(Supplied material Opens)

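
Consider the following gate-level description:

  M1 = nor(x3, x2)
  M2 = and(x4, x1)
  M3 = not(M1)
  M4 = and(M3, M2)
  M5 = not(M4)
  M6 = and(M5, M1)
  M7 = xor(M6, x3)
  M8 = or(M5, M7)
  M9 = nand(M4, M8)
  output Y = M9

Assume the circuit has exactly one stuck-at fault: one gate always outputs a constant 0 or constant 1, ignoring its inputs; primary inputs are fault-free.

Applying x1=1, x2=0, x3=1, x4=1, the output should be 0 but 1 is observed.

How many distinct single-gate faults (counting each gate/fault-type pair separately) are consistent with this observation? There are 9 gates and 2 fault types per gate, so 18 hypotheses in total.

8

Fault-free: M1=0, M2=1, M3=1, M4=1, M5=0, M6=0, M7=1, M8=1, M9=0 → 0. Observed 1.
  M1: stuck-at-1 ✓; others ✗
  M2: stuck-at-0 ✓; others ✗
  M3: stuck-at-0 ✓; others ✗
  M4: stuck-at-0 ✓; others ✗
  M5: none of the 2 fault types match ✗
  M6: stuck-at-1 ✓; others ✗
  M7: stuck-at-0 ✓; others ✗
  M8: stuck-at-0 ✓; others ✗
  M9: stuck-at-1 ✓; others ✗
Consistent faults: {M1 stuck-at-1, M2 stuck-at-0, M3 stuck-at-0, M4 stuck-at-0, M6 stuck-at-1, M7 stuck-at-0, M8 stuck-at-0, M9 stuck-at-1} — 8 in all.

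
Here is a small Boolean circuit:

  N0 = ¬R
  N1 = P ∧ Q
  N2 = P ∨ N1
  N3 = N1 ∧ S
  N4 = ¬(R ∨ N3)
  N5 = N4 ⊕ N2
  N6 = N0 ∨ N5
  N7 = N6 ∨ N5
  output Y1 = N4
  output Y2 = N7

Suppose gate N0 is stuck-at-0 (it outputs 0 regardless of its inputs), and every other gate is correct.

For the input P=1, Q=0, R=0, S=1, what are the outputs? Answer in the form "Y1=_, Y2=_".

Y1=1, Y2=0

Propagate with N0 forced: N0=0 [stuck-at-0], N1=0, N2=1, N3=0, N4=1, N5=0, N6=0, N7=0.
So the outputs are Y1=1, Y2=0. (Without the fault they would be Y1=1, Y2=1.)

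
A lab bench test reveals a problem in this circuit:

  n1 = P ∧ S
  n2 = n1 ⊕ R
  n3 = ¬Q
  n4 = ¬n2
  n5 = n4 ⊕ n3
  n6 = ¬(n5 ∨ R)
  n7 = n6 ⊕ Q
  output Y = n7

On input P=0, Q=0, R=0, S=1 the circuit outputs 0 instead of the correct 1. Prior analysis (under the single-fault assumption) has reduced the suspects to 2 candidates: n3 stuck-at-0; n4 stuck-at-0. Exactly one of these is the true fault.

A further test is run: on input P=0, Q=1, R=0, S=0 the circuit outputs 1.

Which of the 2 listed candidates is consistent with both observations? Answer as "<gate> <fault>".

n3 stuck-at-0

Evaluate each candidate on input P=0, Q=1, R=0, S=0:
  n3 stuck-at-0: n1=0, n2=0, n3=0 [stuck-at-0], n4=1, n5=1, n6=0, n7=1 → 1 — matches
  n4 stuck-at-0: n1=0, n2=0, n3=0, n4=0 [stuck-at-0], n5=0, n6=1, n7=0 → 0 — eliminated
Only n3 stuck-at-0 reproduces the observed 1.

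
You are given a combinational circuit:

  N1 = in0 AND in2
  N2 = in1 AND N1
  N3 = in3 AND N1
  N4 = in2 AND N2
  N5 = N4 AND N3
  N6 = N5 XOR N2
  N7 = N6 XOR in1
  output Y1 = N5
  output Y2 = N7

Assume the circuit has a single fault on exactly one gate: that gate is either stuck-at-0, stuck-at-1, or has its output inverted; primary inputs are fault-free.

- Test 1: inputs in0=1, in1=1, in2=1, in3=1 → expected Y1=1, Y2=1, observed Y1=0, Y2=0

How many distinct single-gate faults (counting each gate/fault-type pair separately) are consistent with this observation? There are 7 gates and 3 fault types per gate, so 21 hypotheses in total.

Fault-free: N1=1, N2=1, N3=1, N4=1, N5=1, N6=0, N7=1 → Y1=1, Y2=1. Observed Y1=0, Y2=0.
  N1: none of the 3 fault types match ✗
  N2: none of the 3 fault types match ✗
  N3: stuck-at-0, inverted output ✓; others ✗
  N4: stuck-at-0, inverted output ✓; others ✗
  N5: stuck-at-0, inverted output ✓; others ✗
  N6: none of the 3 fault types match ✗
  N7: none of the 3 fault types match ✗
Consistent faults: {N3 stuck-at-0, N3 inverted output, N4 stuck-at-0, N4 inverted output, N5 stuck-at-0, N5 inverted output} — 6 in all.

6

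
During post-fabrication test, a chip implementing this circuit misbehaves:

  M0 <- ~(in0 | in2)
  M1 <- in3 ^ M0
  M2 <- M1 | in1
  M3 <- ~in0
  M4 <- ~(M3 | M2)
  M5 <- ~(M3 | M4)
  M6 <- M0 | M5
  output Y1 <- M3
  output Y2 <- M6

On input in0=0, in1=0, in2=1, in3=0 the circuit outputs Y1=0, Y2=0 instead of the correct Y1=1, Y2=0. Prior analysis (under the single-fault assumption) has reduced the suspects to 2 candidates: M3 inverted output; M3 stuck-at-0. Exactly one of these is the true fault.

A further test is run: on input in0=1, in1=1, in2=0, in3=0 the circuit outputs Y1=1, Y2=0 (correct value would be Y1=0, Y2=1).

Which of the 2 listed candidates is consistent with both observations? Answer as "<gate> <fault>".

Evaluate each candidate on input in0=1, in1=1, in2=0, in3=0:
  M3 inverted output: M0=0, M1=0, M2=1, M3=1 [inverted output], M4=0, M5=0, M6=0 → Y1=1, Y2=0 — matches
  M3 stuck-at-0: M0=0, M1=0, M2=1, M3=0 [stuck-at-0], M4=0, M5=1, M6=1 → Y1=0, Y2=1 — eliminated
Only M3 inverted output reproduces the observed Y1=1, Y2=0.

M3 inverted output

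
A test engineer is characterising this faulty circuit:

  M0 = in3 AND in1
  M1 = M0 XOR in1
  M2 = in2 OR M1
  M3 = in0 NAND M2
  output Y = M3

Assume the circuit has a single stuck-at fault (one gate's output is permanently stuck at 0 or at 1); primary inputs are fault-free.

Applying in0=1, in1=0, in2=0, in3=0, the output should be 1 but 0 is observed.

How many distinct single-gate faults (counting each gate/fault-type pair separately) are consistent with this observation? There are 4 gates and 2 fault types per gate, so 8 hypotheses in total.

Fault-free: M0=0, M1=0, M2=0, M3=1 → 1. Observed 0.
  M0 stuck-at-0: output 1 ✗
  M0 stuck-at-1: output 0 ✓
  M1 stuck-at-0: output 1 ✗
  M1 stuck-at-1: output 0 ✓
  M2 stuck-at-0: output 1 ✗
  M2 stuck-at-1: output 0 ✓
  M3 stuck-at-0: output 0 ✓
  M3 stuck-at-1: output 1 ✗
Consistent faults: {M0 stuck-at-1, M1 stuck-at-1, M2 stuck-at-1, M3 stuck-at-0} — 4 in all.

4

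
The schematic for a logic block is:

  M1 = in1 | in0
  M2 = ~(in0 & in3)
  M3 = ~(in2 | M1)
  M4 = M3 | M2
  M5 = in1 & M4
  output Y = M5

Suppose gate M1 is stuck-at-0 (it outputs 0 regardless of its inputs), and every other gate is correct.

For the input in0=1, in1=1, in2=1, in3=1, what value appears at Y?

0

Propagate with M1 forced: M1=0 [stuck-at-0], M2=0, M3=0, M4=0, M5=0.
So Y = 0. (Same as the fault-free value — the fault is masked on this input.)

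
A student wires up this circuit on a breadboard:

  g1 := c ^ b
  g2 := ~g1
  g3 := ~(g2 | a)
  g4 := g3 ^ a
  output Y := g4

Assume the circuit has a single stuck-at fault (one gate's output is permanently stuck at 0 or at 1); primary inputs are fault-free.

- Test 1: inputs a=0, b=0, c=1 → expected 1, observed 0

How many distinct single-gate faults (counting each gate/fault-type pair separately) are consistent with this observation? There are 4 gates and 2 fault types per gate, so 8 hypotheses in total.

Fault-free: g1=1, g2=0, g3=1, g4=1 → 1. Observed 0.
  g1 stuck-at-0: output 0 ✓
  g1 stuck-at-1: output 1 ✗
  g2 stuck-at-0: output 1 ✗
  g2 stuck-at-1: output 0 ✓
  g3 stuck-at-0: output 0 ✓
  g3 stuck-at-1: output 1 ✗
  g4 stuck-at-0: output 0 ✓
  g4 stuck-at-1: output 1 ✗
Consistent faults: {g1 stuck-at-0, g2 stuck-at-1, g3 stuck-at-0, g4 stuck-at-0} — 4 in all.

4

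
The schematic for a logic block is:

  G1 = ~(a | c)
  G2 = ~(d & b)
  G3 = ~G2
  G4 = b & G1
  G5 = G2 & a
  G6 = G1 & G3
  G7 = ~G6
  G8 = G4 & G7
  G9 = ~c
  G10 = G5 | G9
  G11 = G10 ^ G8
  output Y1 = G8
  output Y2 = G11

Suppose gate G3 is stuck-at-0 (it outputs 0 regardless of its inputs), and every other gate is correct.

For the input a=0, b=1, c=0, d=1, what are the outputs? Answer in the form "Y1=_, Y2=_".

Y1=1, Y2=0

Propagate with G3 forced: G1=1, G2=0, G3=0 [stuck-at-0], G4=1, G5=0, G6=0, G7=1, G8=1, G9=1, G10=1, G11=0.
So the outputs are Y1=1, Y2=0. (Without the fault they would be Y1=0, Y2=1.)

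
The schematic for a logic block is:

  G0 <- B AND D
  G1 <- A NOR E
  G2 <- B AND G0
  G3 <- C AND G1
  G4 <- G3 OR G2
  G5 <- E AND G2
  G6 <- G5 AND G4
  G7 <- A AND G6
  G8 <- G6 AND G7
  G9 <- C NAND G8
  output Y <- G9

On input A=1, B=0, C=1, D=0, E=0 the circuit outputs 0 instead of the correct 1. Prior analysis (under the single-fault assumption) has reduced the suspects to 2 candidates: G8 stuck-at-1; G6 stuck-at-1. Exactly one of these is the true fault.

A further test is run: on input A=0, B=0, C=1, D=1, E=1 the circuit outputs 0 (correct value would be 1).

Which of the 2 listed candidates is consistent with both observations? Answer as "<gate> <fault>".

G8 stuck-at-1

Evaluate each candidate on input A=0, B=0, C=1, D=1, E=1:
  G8 stuck-at-1: G0=0, G1=0, G2=0, G3=0, G4=0, G5=0, G6=0, G7=0, G8=1 [stuck-at-1], G9=0 → 0 — matches
  G6 stuck-at-1: G0=0, G1=0, G2=0, G3=0, G4=0, G5=0, G6=1 [stuck-at-1], G7=0, G8=0, G9=1 → 1 — eliminated
Only G8 stuck-at-1 reproduces the observed 0.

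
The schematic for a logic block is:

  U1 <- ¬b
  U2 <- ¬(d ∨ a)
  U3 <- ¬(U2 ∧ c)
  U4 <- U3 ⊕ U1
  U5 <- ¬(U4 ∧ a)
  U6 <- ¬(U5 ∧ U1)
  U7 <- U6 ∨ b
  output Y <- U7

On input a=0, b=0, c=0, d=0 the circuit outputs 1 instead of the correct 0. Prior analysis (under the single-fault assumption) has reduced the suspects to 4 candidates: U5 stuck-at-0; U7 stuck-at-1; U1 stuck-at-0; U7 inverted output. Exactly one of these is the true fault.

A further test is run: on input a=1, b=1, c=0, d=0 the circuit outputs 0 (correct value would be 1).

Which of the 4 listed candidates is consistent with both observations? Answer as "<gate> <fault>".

Evaluate each candidate on input a=1, b=1, c=0, d=0:
  U5 stuck-at-0: U1=0, U2=0, U3=1, U4=1, U5=0 [stuck-at-0], U6=1, U7=1 → 1 — eliminated
  U7 stuck-at-1: U1=0, U2=0, U3=1, U4=1, U5=0, U6=1, U7=1 [stuck-at-1] → 1 — eliminated
  U1 stuck-at-0: U1=0 [stuck-at-0], U2=0, U3=1, U4=1, U5=0, U6=1, U7=1 → 1 — eliminated
  U7 inverted output: U1=0, U2=0, U3=1, U4=1, U5=0, U6=1, U7=0 [inverted output] → 0 — matches
Only U7 inverted output reproduces the observed 0.

U7 inverted output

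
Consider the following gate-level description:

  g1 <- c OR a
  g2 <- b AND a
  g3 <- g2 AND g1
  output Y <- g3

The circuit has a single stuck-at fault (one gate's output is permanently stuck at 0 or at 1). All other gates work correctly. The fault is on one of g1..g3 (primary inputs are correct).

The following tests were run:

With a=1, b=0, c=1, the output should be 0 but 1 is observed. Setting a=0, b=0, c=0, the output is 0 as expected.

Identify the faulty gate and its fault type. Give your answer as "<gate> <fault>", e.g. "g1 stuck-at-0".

g2 stuck-at-1

Fault-free values for test 1 (a=1, b=0, c=1): g1=1, g2=0, g3=0, giving Y=0. Observed 1.
Test 1: faults giving observed 1 are {g2 stuck-at-1, g3 stuck-at-1}.
Test 2 (a=0, b=0, c=0): fault-free g1=0, g2=0, g3=0 → 0; observed 0. Eliminates g3 stuck-at-1.
Only g2 stuck-at-1 is consistent with every test.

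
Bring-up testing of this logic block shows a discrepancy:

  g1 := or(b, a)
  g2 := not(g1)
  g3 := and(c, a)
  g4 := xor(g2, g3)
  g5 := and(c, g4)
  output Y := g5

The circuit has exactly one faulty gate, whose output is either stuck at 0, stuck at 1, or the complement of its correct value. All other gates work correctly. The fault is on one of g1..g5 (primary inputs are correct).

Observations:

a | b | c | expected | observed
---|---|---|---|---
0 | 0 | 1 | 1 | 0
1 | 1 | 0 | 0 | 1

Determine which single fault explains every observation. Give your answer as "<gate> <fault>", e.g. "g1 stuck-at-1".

Fault-free values for test 1 (a=0, b=0, c=1): g1=0, g2=1, g3=0, g4=1, g5=1, giving Y=1. Observed 0.
Test 1: faults giving observed 0 are {g1 stuck-at-1, g1 inverted output, g2 stuck-at-0, g2 inverted output, g3 stuck-at-1, g3 inverted output, g4 stuck-at-0, g4 inverted output, g5 stuck-at-0, g5 inverted output}.
Test 2 (a=1, b=1, c=0): fault-free g1=1, g2=0, g3=0, g4=0, g5=0 → 0; observed 1. Eliminates g1 stuck-at-1, g1 inverted output, g2 stuck-at-0, g2 inverted output, g3 stuck-at-1, g3 inverted output, g4 stuck-at-0, g4 inverted output, g5 stuck-at-0.
Only g5 inverted output is consistent with every test.

g5 inverted output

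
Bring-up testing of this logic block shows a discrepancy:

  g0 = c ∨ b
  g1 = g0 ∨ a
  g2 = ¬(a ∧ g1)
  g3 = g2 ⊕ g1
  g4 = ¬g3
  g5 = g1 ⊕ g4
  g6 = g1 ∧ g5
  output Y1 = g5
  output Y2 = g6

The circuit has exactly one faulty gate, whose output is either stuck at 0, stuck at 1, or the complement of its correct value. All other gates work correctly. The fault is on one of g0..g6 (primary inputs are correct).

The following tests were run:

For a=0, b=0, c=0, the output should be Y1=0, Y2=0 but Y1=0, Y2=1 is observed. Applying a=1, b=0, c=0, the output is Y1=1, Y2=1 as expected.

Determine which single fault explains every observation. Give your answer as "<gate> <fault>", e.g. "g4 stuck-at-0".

Fault-free values for test 1 (a=0, b=0, c=0): g0=0, g1=0, g2=1, g3=1, g4=0, g5=0, g6=0, giving Y1=0, Y2=0. Observed Y1=0, Y2=1.
Test 1: faults giving observed Y1=0, Y2=1 are {g6 stuck-at-1, g6 inverted output}.
Test 2 (a=1, b=0, c=0): fault-free g0=0, g1=1, g2=0, g3=1, g4=0, g5=1, g6=1 → Y1=1, Y2=1; observed Y1=1, Y2=1. Eliminates g6 inverted output.
Only g6 stuck-at-1 is consistent with every test.

g6 stuck-at-1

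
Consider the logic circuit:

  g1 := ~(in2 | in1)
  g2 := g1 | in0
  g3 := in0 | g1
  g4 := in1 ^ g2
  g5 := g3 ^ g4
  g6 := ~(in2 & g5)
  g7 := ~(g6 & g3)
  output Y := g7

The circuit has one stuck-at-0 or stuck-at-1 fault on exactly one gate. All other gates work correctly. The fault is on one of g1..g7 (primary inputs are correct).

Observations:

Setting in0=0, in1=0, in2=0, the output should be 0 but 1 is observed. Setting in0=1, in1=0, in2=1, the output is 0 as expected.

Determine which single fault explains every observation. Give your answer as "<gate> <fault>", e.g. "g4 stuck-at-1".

g1 stuck-at-0

Fault-free values for test 1 (in0=0, in1=0, in2=0): g1=1, g2=1, g3=1, g4=1, g5=0, g6=1, g7=0, giving Y=0. Observed 1.
Test 1: faults giving observed 1 are {g1 stuck-at-0, g3 stuck-at-0, g6 stuck-at-0, g7 stuck-at-1}.
Test 2 (in0=1, in1=0, in2=1): fault-free g1=0, g2=1, g3=1, g4=1, g5=0, g6=1, g7=0 → 0; observed 0. Eliminates g3 stuck-at-0, g6 stuck-at-0, g7 stuck-at-1.
Only g1 stuck-at-0 is consistent with every test.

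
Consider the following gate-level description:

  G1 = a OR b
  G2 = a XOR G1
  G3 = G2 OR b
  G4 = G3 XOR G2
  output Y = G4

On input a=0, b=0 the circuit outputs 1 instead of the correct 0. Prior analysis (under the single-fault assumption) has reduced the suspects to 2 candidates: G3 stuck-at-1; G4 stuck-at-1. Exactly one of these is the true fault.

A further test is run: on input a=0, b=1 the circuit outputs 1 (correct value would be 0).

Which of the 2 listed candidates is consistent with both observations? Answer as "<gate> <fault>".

Evaluate each candidate on input a=0, b=1:
  G3 stuck-at-1: G1=1, G2=1, G3=1 [stuck-at-1], G4=0 → 0 — eliminated
  G4 stuck-at-1: G1=1, G2=1, G3=1, G4=1 [stuck-at-1] → 1 — matches
Only G4 stuck-at-1 reproduces the observed 1.

G4 stuck-at-1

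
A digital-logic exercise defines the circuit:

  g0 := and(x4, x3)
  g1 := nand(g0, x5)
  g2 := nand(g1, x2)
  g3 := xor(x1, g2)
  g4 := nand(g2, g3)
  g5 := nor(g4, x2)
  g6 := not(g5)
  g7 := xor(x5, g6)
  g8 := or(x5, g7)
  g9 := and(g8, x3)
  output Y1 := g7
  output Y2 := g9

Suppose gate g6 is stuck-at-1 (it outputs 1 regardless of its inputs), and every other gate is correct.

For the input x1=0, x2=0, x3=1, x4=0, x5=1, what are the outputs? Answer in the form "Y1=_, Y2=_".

Propagate with g6 forced: g0=0, g1=1, g2=1, g3=1, g4=0, g5=1, g6=1 [stuck-at-1], g7=0, g8=1, g9=1.
So the outputs are Y1=0, Y2=1. (Without the fault they would be Y1=1, Y2=1.)

Y1=0, Y2=1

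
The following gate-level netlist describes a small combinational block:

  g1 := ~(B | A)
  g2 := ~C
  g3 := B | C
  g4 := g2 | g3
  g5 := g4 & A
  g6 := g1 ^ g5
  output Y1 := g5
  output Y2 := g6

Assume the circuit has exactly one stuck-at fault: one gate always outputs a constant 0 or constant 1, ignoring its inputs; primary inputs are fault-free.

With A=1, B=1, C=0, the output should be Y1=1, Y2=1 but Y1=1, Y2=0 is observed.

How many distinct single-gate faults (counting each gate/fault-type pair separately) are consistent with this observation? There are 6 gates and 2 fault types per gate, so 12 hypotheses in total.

2

Fault-free: g1=0, g2=1, g3=1, g4=1, g5=1, g6=1 → Y1=1, Y2=1. Observed Y1=1, Y2=0.
  g1 stuck-at-0: output Y1=1, Y2=1 ✗
  g1 stuck-at-1: output Y1=1, Y2=0 ✓
  g2 stuck-at-0: output Y1=1, Y2=1 ✗
  g2 stuck-at-1: output Y1=1, Y2=1 ✗
  g3 stuck-at-0: output Y1=1, Y2=1 ✗
  g3 stuck-at-1: output Y1=1, Y2=1 ✗
  g4 stuck-at-0: output Y1=0, Y2=0 ✗
  g4 stuck-at-1: output Y1=1, Y2=1 ✗
  g5 stuck-at-0: output Y1=0, Y2=0 ✗
  g5 stuck-at-1: output Y1=1, Y2=1 ✗
  g6 stuck-at-0: output Y1=1, Y2=0 ✓
  g6 stuck-at-1: output Y1=1, Y2=1 ✗
Consistent faults: {g1 stuck-at-1, g6 stuck-at-0} — 2 in all.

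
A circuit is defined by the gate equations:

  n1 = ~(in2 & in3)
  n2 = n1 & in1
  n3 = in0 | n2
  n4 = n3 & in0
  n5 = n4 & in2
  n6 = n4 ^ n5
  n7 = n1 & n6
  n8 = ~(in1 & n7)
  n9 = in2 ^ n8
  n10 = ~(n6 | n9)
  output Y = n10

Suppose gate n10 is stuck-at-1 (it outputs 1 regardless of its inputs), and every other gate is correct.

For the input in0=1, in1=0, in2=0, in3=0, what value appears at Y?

1

Propagate with n10 forced: n1=1, n2=0, n3=1, n4=1, n5=0, n6=1, n7=1, n8=1, n9=1, n10=1 [stuck-at-1].
So Y = 1. (Without the fault it would be 0.)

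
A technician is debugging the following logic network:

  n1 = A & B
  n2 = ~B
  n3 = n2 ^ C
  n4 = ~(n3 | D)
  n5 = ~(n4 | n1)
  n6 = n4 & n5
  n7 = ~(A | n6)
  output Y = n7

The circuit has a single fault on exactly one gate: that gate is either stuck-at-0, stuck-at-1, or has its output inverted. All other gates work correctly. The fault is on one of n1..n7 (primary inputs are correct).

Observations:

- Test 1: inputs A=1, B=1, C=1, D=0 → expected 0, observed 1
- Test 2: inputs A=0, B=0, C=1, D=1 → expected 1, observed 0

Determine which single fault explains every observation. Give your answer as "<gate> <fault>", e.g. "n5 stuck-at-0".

n7 inverted output

Fault-free values for test 1 (A=1, B=1, C=1, D=0): n1=1, n2=0, n3=1, n4=0, n5=0, n6=0, n7=0, giving Y=0. Observed 1.
Test 1: faults giving observed 1 are {n7 stuck-at-1, n7 inverted output}.
Test 2 (A=0, B=0, C=1, D=1): fault-free n1=0, n2=1, n3=0, n4=0, n5=1, n6=0, n7=1 → 1; observed 0. Eliminates n7 stuck-at-1.
Only n7 inverted output is consistent with every test.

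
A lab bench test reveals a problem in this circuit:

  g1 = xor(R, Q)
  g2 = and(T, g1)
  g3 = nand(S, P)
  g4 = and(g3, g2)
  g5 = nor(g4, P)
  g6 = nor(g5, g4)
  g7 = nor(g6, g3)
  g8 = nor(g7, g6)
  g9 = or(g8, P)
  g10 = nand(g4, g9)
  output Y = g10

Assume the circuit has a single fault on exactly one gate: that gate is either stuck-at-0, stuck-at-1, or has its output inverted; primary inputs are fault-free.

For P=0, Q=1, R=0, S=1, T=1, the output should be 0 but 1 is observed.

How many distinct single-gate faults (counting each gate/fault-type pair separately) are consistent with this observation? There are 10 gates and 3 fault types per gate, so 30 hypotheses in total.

18

Fault-free: g1=1, g2=1, g3=1, g4=1, g5=0, g6=0, g7=0, g8=1, g9=1, g10=0 → 0. Observed 1.
  g1: stuck-at-0, inverted output ✓; others ✗
  g2: stuck-at-0, inverted output ✓; others ✗
  g3: stuck-at-0, inverted output ✓; others ✗
  g4: stuck-at-0, inverted output ✓; others ✗
  g5: none of the 3 fault types match ✗
  g6: stuck-at-1, inverted output ✓; others ✗
  g7: stuck-at-1, inverted output ✓; others ✗
  g8: stuck-at-0, inverted output ✓; others ✗
  g9: stuck-at-0, inverted output ✓; others ✗
  g10: stuck-at-1, inverted output ✓; others ✗
Consistent faults: {g1 stuck-at-0, g1 inverted output, g2 stuck-at-0, g2 inverted output, g3 stuck-at-0, g3 inverted output, g4 stuck-at-0, g4 inverted output, g6 stuck-at-1, g6 inverted output, g7 stuck-at-1, g7 inverted output, g8 stuck-at-0, g8 inverted output, g9 stuck-at-0, g9 inverted output, g10 stuck-at-1, g10 inverted output} — 18 in all.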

(Supplied material Closes)

(Task item): Print the first line of the records above and each line after it, exactly, through the line with "output Y = M9".

(Response):
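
Consider the following gate-level description:

  M1 = nor(x3, x2)
  M2 = and(x4, x1)
  M3 = not(M1)
  M4 = and(M3, M2)
  M5 = not(M4)
  M6 = and(M5, M1)
  M7 = xor(M6, x3)
  M8 = or(M5, M7)
  M9 = nand(M4, M8)
  output Y = M9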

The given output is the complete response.